PROBLEM STATEMENT:
Only the number is needed. Please count the lines below in which the word "outward" occurs.

SOURCE INFORMATION:
++++++++
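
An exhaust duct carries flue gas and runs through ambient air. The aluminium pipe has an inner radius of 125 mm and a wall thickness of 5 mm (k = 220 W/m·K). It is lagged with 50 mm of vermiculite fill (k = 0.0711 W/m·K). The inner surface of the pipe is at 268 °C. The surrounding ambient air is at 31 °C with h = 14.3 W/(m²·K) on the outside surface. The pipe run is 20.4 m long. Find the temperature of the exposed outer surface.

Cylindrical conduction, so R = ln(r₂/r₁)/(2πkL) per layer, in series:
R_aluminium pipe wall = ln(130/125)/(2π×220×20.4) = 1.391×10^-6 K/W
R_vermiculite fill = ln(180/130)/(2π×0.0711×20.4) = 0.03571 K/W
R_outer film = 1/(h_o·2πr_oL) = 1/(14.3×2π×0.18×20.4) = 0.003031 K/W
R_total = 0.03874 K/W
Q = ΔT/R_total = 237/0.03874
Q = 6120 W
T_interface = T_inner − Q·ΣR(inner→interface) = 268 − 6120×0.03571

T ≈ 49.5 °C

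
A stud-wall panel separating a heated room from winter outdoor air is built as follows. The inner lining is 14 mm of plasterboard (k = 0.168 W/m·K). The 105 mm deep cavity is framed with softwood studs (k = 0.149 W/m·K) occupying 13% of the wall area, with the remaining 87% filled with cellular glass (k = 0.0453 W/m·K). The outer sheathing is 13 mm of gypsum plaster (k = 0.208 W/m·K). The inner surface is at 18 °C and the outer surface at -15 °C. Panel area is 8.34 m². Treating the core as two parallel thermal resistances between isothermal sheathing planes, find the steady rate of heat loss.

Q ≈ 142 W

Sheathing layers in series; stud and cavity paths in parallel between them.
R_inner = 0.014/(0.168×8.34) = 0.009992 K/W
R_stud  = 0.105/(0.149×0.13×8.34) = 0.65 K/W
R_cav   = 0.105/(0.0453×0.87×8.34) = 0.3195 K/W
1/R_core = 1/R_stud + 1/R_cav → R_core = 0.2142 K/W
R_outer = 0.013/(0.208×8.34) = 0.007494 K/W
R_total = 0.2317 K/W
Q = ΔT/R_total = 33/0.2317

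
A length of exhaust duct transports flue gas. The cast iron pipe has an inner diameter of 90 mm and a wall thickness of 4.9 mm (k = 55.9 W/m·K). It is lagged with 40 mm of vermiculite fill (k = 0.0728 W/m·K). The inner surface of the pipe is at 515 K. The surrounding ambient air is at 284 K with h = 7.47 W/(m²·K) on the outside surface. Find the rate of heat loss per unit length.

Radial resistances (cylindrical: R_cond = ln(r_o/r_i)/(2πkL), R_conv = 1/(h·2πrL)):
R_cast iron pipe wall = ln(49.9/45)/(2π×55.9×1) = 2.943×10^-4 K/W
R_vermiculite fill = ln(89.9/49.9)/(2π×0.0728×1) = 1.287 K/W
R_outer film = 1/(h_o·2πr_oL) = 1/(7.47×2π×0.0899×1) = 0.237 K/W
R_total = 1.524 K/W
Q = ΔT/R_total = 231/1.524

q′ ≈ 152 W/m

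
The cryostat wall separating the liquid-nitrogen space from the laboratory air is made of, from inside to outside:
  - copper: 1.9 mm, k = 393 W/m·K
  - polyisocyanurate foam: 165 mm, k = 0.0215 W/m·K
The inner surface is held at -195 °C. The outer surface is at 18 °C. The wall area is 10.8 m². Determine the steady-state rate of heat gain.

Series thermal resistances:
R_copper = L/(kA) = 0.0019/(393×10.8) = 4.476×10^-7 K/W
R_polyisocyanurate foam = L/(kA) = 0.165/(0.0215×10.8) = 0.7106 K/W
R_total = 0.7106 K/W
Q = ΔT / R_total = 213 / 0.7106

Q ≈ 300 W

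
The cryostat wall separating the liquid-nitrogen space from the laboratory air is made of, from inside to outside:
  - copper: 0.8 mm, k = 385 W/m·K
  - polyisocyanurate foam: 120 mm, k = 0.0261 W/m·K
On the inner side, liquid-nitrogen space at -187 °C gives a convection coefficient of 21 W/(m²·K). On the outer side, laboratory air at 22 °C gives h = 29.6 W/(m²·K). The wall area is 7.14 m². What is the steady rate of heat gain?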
++++++++
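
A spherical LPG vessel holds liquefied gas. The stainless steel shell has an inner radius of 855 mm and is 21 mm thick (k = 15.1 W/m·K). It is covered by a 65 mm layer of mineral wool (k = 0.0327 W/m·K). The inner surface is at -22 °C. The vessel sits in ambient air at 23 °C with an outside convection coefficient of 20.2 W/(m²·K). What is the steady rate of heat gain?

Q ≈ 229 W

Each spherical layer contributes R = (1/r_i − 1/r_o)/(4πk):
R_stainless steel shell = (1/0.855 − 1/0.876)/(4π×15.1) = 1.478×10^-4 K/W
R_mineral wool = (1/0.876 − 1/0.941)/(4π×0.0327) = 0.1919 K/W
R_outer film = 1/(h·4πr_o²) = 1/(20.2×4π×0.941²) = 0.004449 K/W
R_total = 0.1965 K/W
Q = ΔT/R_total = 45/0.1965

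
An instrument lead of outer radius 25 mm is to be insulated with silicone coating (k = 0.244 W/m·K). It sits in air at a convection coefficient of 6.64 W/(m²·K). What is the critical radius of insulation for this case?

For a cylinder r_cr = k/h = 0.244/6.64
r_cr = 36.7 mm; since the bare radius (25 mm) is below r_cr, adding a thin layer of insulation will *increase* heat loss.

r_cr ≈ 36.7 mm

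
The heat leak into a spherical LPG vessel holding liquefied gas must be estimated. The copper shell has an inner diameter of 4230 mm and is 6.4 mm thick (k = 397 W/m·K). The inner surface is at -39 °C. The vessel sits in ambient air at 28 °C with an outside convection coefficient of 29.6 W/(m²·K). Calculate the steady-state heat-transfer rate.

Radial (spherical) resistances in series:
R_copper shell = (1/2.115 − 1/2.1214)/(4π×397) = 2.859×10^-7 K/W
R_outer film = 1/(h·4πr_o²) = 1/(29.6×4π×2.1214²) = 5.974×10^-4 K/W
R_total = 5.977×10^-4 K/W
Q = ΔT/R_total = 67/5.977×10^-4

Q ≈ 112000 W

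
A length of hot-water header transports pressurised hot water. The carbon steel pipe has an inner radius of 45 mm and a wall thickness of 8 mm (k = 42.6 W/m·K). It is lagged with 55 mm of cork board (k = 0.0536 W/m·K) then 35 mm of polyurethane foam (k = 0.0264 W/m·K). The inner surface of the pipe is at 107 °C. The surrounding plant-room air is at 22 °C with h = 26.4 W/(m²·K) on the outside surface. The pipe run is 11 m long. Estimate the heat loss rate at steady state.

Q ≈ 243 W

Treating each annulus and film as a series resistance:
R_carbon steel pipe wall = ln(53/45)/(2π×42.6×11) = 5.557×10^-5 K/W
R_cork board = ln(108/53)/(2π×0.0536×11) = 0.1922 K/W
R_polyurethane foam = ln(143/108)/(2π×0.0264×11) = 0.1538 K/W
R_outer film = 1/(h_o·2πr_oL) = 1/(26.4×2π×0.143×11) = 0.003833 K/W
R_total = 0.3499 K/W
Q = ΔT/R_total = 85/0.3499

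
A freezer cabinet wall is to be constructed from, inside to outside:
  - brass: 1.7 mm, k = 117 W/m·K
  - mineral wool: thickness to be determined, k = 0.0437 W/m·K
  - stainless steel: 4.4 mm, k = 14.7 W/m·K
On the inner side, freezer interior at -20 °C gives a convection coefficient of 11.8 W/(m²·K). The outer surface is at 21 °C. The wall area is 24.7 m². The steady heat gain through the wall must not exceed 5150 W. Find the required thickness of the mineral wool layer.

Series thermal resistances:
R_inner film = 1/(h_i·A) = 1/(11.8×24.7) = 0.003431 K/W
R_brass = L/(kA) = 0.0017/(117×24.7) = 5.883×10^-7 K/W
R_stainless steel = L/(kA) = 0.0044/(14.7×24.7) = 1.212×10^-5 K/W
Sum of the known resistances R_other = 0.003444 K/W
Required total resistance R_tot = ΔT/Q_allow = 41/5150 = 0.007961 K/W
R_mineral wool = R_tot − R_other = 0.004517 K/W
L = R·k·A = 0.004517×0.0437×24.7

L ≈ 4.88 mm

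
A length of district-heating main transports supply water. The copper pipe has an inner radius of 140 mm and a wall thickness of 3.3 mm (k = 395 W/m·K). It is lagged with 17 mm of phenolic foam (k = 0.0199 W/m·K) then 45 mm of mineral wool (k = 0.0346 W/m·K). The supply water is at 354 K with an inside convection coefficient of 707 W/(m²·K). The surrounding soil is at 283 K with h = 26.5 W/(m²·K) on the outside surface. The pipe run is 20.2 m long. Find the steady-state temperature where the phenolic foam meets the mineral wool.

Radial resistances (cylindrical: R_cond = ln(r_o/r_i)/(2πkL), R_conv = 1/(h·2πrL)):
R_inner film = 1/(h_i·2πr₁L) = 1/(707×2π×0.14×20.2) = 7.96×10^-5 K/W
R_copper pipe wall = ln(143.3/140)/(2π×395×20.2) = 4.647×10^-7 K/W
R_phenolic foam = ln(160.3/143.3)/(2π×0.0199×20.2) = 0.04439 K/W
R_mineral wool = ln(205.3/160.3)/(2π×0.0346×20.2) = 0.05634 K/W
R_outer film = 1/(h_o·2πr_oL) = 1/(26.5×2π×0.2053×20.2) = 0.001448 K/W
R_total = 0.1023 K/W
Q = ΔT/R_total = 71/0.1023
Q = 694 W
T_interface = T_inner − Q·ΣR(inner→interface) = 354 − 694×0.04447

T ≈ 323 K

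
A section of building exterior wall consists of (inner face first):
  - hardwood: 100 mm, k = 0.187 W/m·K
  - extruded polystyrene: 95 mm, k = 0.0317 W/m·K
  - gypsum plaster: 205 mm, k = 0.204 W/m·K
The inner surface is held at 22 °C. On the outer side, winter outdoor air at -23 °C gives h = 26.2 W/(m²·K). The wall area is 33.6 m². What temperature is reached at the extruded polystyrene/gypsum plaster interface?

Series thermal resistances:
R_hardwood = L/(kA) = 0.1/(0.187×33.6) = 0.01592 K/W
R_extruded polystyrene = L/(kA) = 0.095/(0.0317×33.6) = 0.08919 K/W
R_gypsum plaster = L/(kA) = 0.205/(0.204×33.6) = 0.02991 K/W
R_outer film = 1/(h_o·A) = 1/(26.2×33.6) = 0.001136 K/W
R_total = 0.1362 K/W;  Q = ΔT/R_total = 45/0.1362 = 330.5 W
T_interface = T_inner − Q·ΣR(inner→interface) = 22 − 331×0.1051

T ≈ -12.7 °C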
++++++++
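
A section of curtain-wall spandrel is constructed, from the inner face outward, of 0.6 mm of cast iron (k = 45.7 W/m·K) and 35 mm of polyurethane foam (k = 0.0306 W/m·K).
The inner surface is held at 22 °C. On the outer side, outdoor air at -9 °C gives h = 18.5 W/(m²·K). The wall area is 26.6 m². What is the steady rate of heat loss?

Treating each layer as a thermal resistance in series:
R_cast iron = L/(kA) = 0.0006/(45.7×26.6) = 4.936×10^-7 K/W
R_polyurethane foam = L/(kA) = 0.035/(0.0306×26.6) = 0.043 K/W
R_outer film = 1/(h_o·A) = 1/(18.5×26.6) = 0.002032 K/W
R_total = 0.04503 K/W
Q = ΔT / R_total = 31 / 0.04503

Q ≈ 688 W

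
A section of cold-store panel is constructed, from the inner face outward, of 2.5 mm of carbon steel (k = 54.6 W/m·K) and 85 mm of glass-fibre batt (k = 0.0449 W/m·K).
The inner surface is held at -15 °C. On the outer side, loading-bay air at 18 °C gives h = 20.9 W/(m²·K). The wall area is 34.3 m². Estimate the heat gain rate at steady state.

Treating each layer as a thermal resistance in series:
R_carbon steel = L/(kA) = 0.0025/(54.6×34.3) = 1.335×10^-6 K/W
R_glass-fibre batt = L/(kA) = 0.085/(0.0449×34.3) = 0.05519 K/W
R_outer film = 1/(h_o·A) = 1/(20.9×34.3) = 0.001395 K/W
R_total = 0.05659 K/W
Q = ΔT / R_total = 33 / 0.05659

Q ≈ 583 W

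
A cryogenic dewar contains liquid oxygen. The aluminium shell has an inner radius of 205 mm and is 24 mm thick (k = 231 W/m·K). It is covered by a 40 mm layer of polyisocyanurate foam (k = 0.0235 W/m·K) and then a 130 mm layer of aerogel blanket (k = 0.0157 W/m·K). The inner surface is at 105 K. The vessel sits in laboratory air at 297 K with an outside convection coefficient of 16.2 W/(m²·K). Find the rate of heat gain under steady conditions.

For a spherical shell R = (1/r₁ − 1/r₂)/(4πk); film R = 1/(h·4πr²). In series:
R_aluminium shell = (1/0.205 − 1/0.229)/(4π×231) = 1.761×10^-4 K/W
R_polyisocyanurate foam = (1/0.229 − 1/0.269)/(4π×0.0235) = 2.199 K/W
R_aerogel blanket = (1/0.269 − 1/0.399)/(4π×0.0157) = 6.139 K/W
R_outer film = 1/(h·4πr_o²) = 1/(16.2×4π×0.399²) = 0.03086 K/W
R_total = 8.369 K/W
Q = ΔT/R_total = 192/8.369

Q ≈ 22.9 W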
++++++++
RESULT BELOW:
2